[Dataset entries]

= = = = = = =

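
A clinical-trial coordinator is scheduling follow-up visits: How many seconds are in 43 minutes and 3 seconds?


Minutes: 43
Seconds: 3
Convert minutes to seconds: 43 x 60 = 2580
Add remaining seconds: 2580 + 3 = 2583

2583


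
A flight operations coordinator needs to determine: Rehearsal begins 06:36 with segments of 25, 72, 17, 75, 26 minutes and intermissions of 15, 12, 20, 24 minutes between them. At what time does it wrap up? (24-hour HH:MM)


Start: 06:36 = 396 min from midnight
  after task 1 (25 min): 07:01
  after break (15 min): 07:16
  after task 2 (72 min): 08:28
  after break (12 min): 08:40
  after task 3 (17 min): 08:57
  after break (20 min): 09:17
  after task 4 (75 min): 10:32
  after break (24 min): 10:56
  after task 5 (26 min): 11:22
Total elapsed: 286 minutes
End time: 11:22

11:22


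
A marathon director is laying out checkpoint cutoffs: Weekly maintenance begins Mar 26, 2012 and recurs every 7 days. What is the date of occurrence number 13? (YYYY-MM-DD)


First occurrence: 2012-03-26 (occurrence 1)
Each occurrence is 7 days after the previous.
Occurrence 13 is 12 weeks after the first.
12 weeks = 84 days
2012-03-26 + 84 days = 2012-06-18

2012-06-18


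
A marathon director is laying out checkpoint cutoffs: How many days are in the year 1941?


Year: 1941
Check leap year rules:
Divisible by 4? No
1941 is not a leap year
Days: 365

365


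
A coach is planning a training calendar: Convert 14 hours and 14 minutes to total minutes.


Hours: 14
Minutes: 14
Convert hours to minutes: 14 x 60 = 840
Add remaining minutes: 840 + 14 = 854

854


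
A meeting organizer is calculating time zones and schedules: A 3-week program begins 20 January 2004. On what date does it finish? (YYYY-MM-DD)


Start: 2004-01-20
Weeks to add: 3
Convert to days: 3 x 7 = 21 days
Add 21 days to 2004-01-20
Result: 2004-02-10

2004-02-10


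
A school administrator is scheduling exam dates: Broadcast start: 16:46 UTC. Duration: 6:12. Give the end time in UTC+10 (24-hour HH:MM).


Start: 16:46 in UTC
Step 1 - add duration:
  minutes: 46 + 12 = 58
  hours: 16 + 6 + 0 = 22
  end in UTC: 22:58
Step 2 - convert UTC -> UTC+10:
  offset difference: 10 - (0) = 10 hours
  22 + (10) = 32 -> mod 24 = 8
Result: 08:58 in UTC+10

08:58


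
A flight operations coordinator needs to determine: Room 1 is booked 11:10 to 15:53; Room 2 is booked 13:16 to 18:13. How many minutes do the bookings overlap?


Interval A: [670, 953] minutes from midnight
Interval B: [796, 1093] minutes from midnight
Overlap start = max(670, 796) = 796
Overlap end = min(953, 1093) = 953
Overlap = 953 - 796 = 157 minutes

157


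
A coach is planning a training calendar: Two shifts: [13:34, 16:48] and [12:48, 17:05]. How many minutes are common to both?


Interval A: [814, 1008] minutes from midnight
Interval B: [768, 1025] minutes from midnight
Overlap start = max(814, 768) = 814
Overlap end = min(1008, 1025) = 1008
Overlap = 1008 - 814 = 194 minutes

194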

= = = = = = =

[WHAT YOU SHOULD DO]
Down to the last line, reproduce the entries above precisely.

[ANSWER TO THIS PROBLEM]
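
A clinical-trial coordinator is scheduling follow-up visits: How many seconds are in 43 minutes and 3 seconds?


Minutes: 43
Seconds: 3
Convert minutes to seconds: 43 x 60 = 2580
Add remaining seconds: 2580 + 3 = 2583

2583


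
A flight operations coordinator needs to determine: Rehearsal begins 06:36 with segments of 25, 72, 17, 75, 26 minutes and intermissions of 15, 12, 20, 24 minutes between them. At what time does it wrap up? (24-hour HH:MM)


Start: 06:36 = 396 min from midnight
  after task 1 (25 min): 07:01
  after break (15 min): 07:16
  after task 2 (72 min): 08:28
  after break (12 min): 08:40
  after task 3 (17 min): 08:57
  after break (20 min): 09:17
  after task 4 (75 min): 10:32
  after break (24 min): 10:56
  after task 5 (26 min): 11:22
Total elapsed: 286 minutes
End time: 11:22

11:22


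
A marathon director is laying out checkpoint cutoffs: Weekly maintenance begins Mar 26, 2012 and recurs every 7 days. What is the date of occurrence number 13? (YYYY-MM-DD)


First occurrence: 2012-03-26 (occurrence 1)
Each occurrence is 7 days after the previous.
Occurrence 13 is 12 weeks after the first.
12 weeks = 84 days
2012-03-26 + 84 days = 2012-06-18

2012-06-18


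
A marathon director is laying out checkpoint cutoffs: How many days are in the year 1941?


Year: 1941
Check leap year rules:
Divisible by 4? No
1941 is not a leap year
Days: 365

365


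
A coach is planning a training calendar: Convert 14 hours and 14 minutes to total minutes.


Hours: 14
Minutes: 14
Convert hours to minutes: 14 x 60 = 840
Add remaining minutes: 840 + 14 = 854

854


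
A meeting organizer is calculating time zones and schedules: A 3-week program begins 20 January 2004. On what date does it finish? (YYYY-MM-DD)


Start: 2004-01-20
Weeks to add: 3
Convert to days: 3 x 7 = 21 days
Add 21 days to 2004-01-20
Result: 2004-02-10

2004-02-10


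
A school administrator is scheduling exam dates: Broadcast start: 16:46 UTC. Duration: 6:12. Give the end time in UTC+10 (24-hour HH:MM).


Start: 16:46 in UTC
Step 1 - add duration:
  minutes: 46 + 12 = 58
  hours: 16 + 6 + 0 = 22
  end in UTC: 22:58
Step 2 - convert UTC -> UTC+10:
  offset difference: 10 - (0) = 10 hours
  22 + (10) = 32 -> mod 24 = 8
Result: 08:58 in UTC+10

08:58


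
A flight operations coordinator needs to determine: Room 1 is booked 11:10 to 15:53; Room 2 is booked 13:16 to 18:13. How many minutes do the bookings overlap?


Interval A: [670, 953] minutes from midnight
Interval B: [796, 1093] minutes from midnight
Overlap start = max(670, 796) = 796
Overlap end = min(953, 1093) = 953
Overlap = 953 - 796 = 157 minutes

157


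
A coach is planning a training calendar: Two shifts: [13:34, 16:48] and [12:48, 17:05]. How many minutes are common to both?


Interval A: [814, 1008] minutes from midnight
Interval B: [768, 1025] minutes from midnight
Overlap start = max(814, 768) = 814
Overlap end = min(1008, 1025) = 1008
Overlap = 1008 - 814 = 194 minutes

194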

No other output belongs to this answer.